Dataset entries
▼

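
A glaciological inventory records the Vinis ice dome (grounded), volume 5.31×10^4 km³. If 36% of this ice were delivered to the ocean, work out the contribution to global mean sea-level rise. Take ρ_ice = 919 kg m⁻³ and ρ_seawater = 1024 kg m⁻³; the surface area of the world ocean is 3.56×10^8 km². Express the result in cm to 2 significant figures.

≈ 4.8 cm

Vinis: 0.36 × 5.31×10^4 km³ × (919/1024) = 1.716×10^4 km³ of water.
Spread over 3.56×10^14 m² of ocean, Δh = 1.716×10^13 / 3.56×10^14 = 0.0482 m = 4.8 cm.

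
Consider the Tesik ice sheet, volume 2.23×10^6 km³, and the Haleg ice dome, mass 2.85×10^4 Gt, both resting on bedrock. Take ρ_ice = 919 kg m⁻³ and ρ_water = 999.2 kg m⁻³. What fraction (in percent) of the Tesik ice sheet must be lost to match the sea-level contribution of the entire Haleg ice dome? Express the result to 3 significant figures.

≈ 1.39 %

Equal sea-level rise means equal mass of meltwater, i.e. equal mass of ice lost.
Ice mass of Haleg: 2.850×10^16 kg; ice mass of Tesik: 2.049×10^18 kg.
Fraction required = 2.850×10^16 / 2.049×10^18 = 0.0139 → 1.39 %.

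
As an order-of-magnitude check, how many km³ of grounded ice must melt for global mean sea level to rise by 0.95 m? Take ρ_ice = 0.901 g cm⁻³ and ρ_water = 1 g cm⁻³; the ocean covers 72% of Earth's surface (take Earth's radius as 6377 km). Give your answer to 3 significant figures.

Required water volume = Δh × A = 0.95 m × 3.68×10^14 m² = 3.495×10^14 m³ = 3.495×10^5 km³.
Ice volume = water volume × ρ_w/ρ_ice = 3.495×10^5 × 1000/901 = 3.88×10^5 km³.

≈ 3.88×10^5 km³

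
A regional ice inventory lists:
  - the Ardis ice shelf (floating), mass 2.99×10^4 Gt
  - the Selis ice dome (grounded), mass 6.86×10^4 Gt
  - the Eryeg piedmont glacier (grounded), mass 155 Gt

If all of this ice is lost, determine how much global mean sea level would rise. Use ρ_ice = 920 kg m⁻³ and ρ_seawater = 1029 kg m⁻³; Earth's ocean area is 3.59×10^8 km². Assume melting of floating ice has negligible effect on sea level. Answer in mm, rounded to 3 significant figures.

The Ardis ice shelf is floating and already displaces its own weight of water, so its melt adds essentially nothing to sea level.
Selis: 6.86×10^4 Gt = 6.860×10^16 kg; dividing by ρ_w = 1029 kg m⁻³ gives 6.667×10^13 m³ of water.
Eryeg: 155 Gt = 1.550×10^14 kg; dividing by ρ_w = 1029 kg m⁻³ gives 1.506×10^11 m³ of water.
Total added water ≈ 6.682×10^13 m³ over 3.59×10^14 m² → Δh = 0.186 m = 186 mm.

≈ 186 mm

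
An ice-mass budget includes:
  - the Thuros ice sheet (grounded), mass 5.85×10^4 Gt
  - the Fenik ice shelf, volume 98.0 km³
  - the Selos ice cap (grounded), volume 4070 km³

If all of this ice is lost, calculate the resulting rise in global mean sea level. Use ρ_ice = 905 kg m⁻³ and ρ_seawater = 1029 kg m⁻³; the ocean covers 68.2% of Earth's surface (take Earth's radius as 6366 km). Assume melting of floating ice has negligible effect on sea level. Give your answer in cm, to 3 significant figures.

Thuros: 5.85×10^4 Gt = 5.850×10^16 kg; dividing by ρ_w = 1029 kg m⁻³ gives 5.685×10^13 m³ of water.
The Fenik ice shelf is floating and already displaces its own weight of water, so its melt adds essentially nothing to sea level.
Selos: 4070 km³ × (905/1029) = 3580 km³ of water.
Total added water ≈ 6.043×10^13 m³ over 3.47×10^14 m² → Δh = 0.174 m = 17.4 cm.

≈ 17.4 cm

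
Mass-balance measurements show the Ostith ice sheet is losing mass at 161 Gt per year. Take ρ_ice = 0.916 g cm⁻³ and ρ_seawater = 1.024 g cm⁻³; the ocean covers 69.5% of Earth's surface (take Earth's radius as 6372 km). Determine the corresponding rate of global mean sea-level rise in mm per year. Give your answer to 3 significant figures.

ρ_w = 1.024 g cm⁻³ = 1024 kg m⁻³. Annual water volume added = 161 Gt / ρ_w = 1.610×10^14 kg / 1024 kg m⁻³ = 1.572×10^11 m³.
Δh per year = 1.572×10^11 / 3.55×10^14 = 4.43×10^-4 m = 0.443 mm.

≈ 0.443 mm/yr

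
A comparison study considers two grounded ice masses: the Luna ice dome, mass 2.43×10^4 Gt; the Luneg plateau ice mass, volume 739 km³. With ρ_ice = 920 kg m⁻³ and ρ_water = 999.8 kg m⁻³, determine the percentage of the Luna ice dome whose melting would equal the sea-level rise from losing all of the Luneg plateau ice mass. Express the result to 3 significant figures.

Equal sea-level rise means equal mass of meltwater, i.e. equal mass of ice lost.
Ice mass of Luneg: 6.799×10^14 kg; ice mass of Luna: 2.430×10^16 kg.
Fraction required = 6.799×10^14 / 2.430×10^16 = 0.0280 → 2.80 %.

≈ 2.80 %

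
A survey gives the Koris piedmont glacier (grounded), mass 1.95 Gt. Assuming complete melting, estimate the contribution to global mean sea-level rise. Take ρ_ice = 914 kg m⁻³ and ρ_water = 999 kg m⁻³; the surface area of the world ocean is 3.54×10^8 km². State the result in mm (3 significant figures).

Koris: 1.95 Gt = 1.950×10^12 kg; dividing by ρ_w = 999 kg m⁻³ gives 1.952×10^9 m³ of water.
Spread over 3.54×10^14 m² of ocean, Δh = 1.952×10^9 / 3.54×10^14 = 5.51×10^-6 m = 5.51×10^-3 mm.

≈ 5.51×10^-3 mm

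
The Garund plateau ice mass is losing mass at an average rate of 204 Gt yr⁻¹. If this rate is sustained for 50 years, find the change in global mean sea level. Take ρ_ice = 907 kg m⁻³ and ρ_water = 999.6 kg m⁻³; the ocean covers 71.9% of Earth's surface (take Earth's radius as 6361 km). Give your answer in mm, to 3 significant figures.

Total mass lost = 204 Gt/yr × 50 yr = 1.020×10^4 Gt = 1.020×10^16 kg.
ρ_w = 999.6 kg m⁻³, so water volume = 1.020×10^16 / 999.6 = 1.020×10^13 m³.
Δh = 1.020×10^13 / 3.66×10^14 = 0.0279 m = 27.9 mm.

≈ 27.9 mm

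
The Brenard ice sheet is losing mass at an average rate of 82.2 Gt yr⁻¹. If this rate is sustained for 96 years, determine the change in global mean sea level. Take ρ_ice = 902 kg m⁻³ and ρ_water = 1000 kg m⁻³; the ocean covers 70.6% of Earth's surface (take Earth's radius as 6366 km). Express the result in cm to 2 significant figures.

≈ 2.2 cm

Total mass lost = 82.2 Gt/yr × 96 yr = 7891 Gt = 7.891×10^15 kg.
ρ_w = 1000 kg m⁻³, so water volume = 7.891×10^15 / 1000 = 7.891×10^12 m³.
Δh = 7.891×10^12 / 3.60×10^14 = 0.0219 m = 2.2 cm.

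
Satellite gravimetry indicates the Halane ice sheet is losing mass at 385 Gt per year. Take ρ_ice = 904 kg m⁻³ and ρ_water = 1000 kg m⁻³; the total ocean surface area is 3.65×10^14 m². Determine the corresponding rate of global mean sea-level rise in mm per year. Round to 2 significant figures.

≈ 1.1 mm/yr

ρ_w = 1000 kg m⁻³. Annual water volume added = 385 Gt / ρ_w = 3.850×10^14 kg / 1000 kg m⁻³ = 3.850×10^11 m³.
Δh per year = 3.850×10^11 / 3.65×10^14 = 1.05×10^-3 m = 1.1 mm.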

▲

# Your assignment
Every record must appear in the answer exactly as it appears above.

# Written answer
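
A glaciological inventory records the Vinis ice dome (grounded), volume 5.31×10^4 km³. If 36% of this ice were delivered to the ocean, work out the contribution to global mean sea-level rise. Take ρ_ice = 919 kg m⁻³ and ρ_seawater = 1024 kg m⁻³; the surface area of the world ocean is 3.56×10^8 km². Express the result in cm to 2 significant figures.

≈ 4.8 cm

Vinis: 0.36 × 5.31×10^4 km³ × (919/1024) = 1.716×10^4 km³ of water.
Spread over 3.56×10^14 m² of ocean, Δh = 1.716×10^13 / 3.56×10^14 = 0.0482 m = 4.8 cm.

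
Consider the Tesik ice sheet, volume 2.23×10^6 km³, and the Haleg ice dome, mass 2.85×10^4 Gt, both resting on bedrock. Take ρ_ice = 919 kg m⁻³ and ρ_water = 999.2 kg m⁻³. What fraction (in percent) of the Tesik ice sheet must be lost to match the sea-level contribution of the entire Haleg ice dome? Express the result to 3 significant figures.

≈ 1.39 %

Equal sea-level rise means equal mass of meltwater, i.e. equal mass of ice lost.
Ice mass of Haleg: 2.850×10^16 kg; ice mass of Tesik: 2.049×10^18 kg.
Fraction required = 2.850×10^16 / 2.049×10^18 = 0.0139 → 1.39 %.

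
As an order-of-magnitude check, how many km³ of grounded ice must melt for global mean sea level to rise by 0.95 m? Take ρ_ice = 0.901 g cm⁻³ and ρ_water = 1 g cm⁻³; the ocean covers 72% of Earth's surface (take Earth's radius as 6377 km). Give your answer to 3 significant figures.

Required water volume = Δh × A = 0.95 m × 3.68×10^14 m² = 3.495×10^14 m³ = 3.495×10^5 km³.
Ice volume = water volume × ρ_w/ρ_ice = 3.495×10^5 × 1000/901 = 3.88×10^5 km³.

≈ 3.88×10^5 km³

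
A regional ice inventory lists:
  - the Ardis ice shelf (floating), mass 2.99×10^4 Gt
  - the Selis ice dome (grounded), mass 6.86×10^4 Gt
  - the Eryeg piedmont glacier (grounded), mass 155 Gt

If all of this ice is lost, determine how much global mean sea level would rise. Use ρ_ice = 920 kg m⁻³ and ρ_seawater = 1029 kg m⁻³; Earth's ocean area is 3.59×10^8 km². Assume melting of floating ice has negligible effect on sea level. Answer in mm, rounded to 3 significant figures.

The Ardis ice shelf is floating and already displaces its own weight of water, so its melt adds essentially nothing to sea level.
Selis: 6.86×10^4 Gt = 6.860×10^16 kg; dividing by ρ_w = 1029 kg m⁻³ gives 6.667×10^13 m³ of water.
Eryeg: 155 Gt = 1.550×10^14 kg; dividing by ρ_w = 1029 kg m⁻³ gives 1.506×10^11 m³ of water.
Total added water ≈ 6.682×10^13 m³ over 3.59×10^14 m² → Δh = 0.186 m = 186 mm.

≈ 186 mm

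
An ice-mass budget includes:
  - the Thuros ice sheet (grounded), mass 5.85×10^4 Gt
  - the Fenik ice shelf, volume 98.0 km³
  - the Selos ice cap (grounded), volume 4070 km³

If all of this ice is lost, calculate the resulting rise in global mean sea level. Use ρ_ice = 905 kg m⁻³ and ρ_seawater = 1029 kg m⁻³; the ocean covers 68.2% of Earth's surface (take Earth's radius as 6366 km). Assume melting of floating ice has negligible effect on sea level. Give your answer in cm, to 3 significant figures.

Thuros: 5.85×10^4 Gt = 5.850×10^16 kg; dividing by ρ_w = 1029 kg m⁻³ gives 5.685×10^13 m³ of water.
The Fenik ice shelf is floating and already displaces its own weight of water, so its melt adds essentially nothing to sea level.
Selos: 4070 km³ × (905/1029) = 3580 km³ of water.
Total added water ≈ 6.043×10^13 m³ over 3.47×10^14 m² → Δh = 0.174 m = 17.4 cm.

≈ 17.4 cm

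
Mass-balance measurements show the Ostith ice sheet is losing mass at 161 Gt per year. Take ρ_ice = 0.916 g cm⁻³ and ρ_seawater = 1.024 g cm⁻³; the ocean covers 69.5% of Earth's surface (take Earth's radius as 6372 km). Determine the corresponding rate of global mean sea-level rise in mm per year. Give your answer to 3 significant figures.

ρ_w = 1.024 g cm⁻³ = 1024 kg m⁻³. Annual water volume added = 161 Gt / ρ_w = 1.610×10^14 kg / 1024 kg m⁻³ = 1.572×10^11 m³.
Δh per year = 1.572×10^11 / 3.55×10^14 = 4.43×10^-4 m = 0.443 mm.

≈ 0.443 mm/yr

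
A comparison study considers two grounded ice masses: the Luna ice dome, mass 2.43×10^4 Gt; the Luneg plateau ice mass, volume 739 km³. With ρ_ice = 920 kg m⁻³ and ρ_water = 999.8 kg m⁻³, determine the percentage of the Luna ice dome whose melting would equal the sea-level rise from losing all of the Luneg plateau ice mass. Express the result to 3 significant figures.

Equal sea-level rise means equal mass of meltwater, i.e. equal mass of ice lost.
Ice mass of Luneg: 6.799×10^14 kg; ice mass of Luna: 2.430×10^16 kg.
Fraction required = 6.799×10^14 / 2.430×10^16 = 0.0280 → 2.80 %.

≈ 2.80 %

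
A survey gives the Koris piedmont glacier (grounded), mass 1.95 Gt. Assuming complete melting, estimate the contribution to global mean sea-level rise. Take ρ_ice = 914 kg m⁻³ and ρ_water = 999 kg m⁻³; the surface area of the world ocean is 3.54×10^8 km². State the result in mm (3 significant figures).

Koris: 1.95 Gt = 1.950×10^12 kg; dividing by ρ_w = 999 kg m⁻³ gives 1.952×10^9 m³ of water.
Spread over 3.54×10^14 m² of ocean, Δh = 1.952×10^9 / 3.54×10^14 = 5.51×10^-6 m = 5.51×10^-3 mm.

≈ 5.51×10^-3 mm

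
The Garund plateau ice mass is losing mass at an average rate of 204 Gt yr⁻¹. If this rate is sustained for 50 years, find the change in global mean sea level. Take ρ_ice = 907 kg m⁻³ and ρ_water = 999.6 kg m⁻³; the ocean covers 71.9% of Earth's surface (take Earth's radius as 6361 km). Give your answer in mm, to 3 significant figures.

Total mass lost = 204 Gt/yr × 50 yr = 1.020×10^4 Gt = 1.020×10^16 kg.
ρ_w = 999.6 kg m⁻³, so water volume = 1.020×10^16 / 999.6 = 1.020×10^13 m³.
Δh = 1.020×10^13 / 3.66×10^14 = 0.0279 m = 27.9 mm.

≈ 27.9 mm

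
The Brenard ice sheet is losing mass at an average rate of 82.2 Gt yr⁻¹. If this rate is sustained for 96 years, determine the change in global mean sea level. Take ρ_ice = 902 kg m⁻³ and ρ_water = 1000 kg m⁻³; the ocean covers 70.6% of Earth's surface (take Earth's radius as 6366 km). Express the result in cm to 2 significant figures.

≈ 2.2 cm

Total mass lost = 82.2 Gt/yr × 96 yr = 7891 Gt = 7.891×10^15 kg.
ρ_w = 1000 kg m⁻³, so water volume = 7.891×10^15 / 1000 = 7.891×10^12 m³.
Δh = 7.891×10^12 / 3.60×10^14 = 0.0219 m = 2.2 cm.

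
Satellite gravimetry indicates the Halane ice sheet is losing mass at 385 Gt per year. Take ρ_ice = 904 kg m⁻³ and ρ_water = 1000 kg m⁻³; the total ocean surface area is 3.65×10^14 m². Determine the corresponding rate of global mean sea-level rise in mm per year. Round to 2 significant figures.

≈ 1.1 mm/yr

ρ_w = 1000 kg m⁻³. Annual water volume added = 385 Gt / ρ_w = 3.850×10^14 kg / 1000 kg m⁻³ = 3.850×10^11 m³.
Δh per year = 3.850×10^11 / 3.65×10^14 = 1.05×10^-3 m = 1.1 mm.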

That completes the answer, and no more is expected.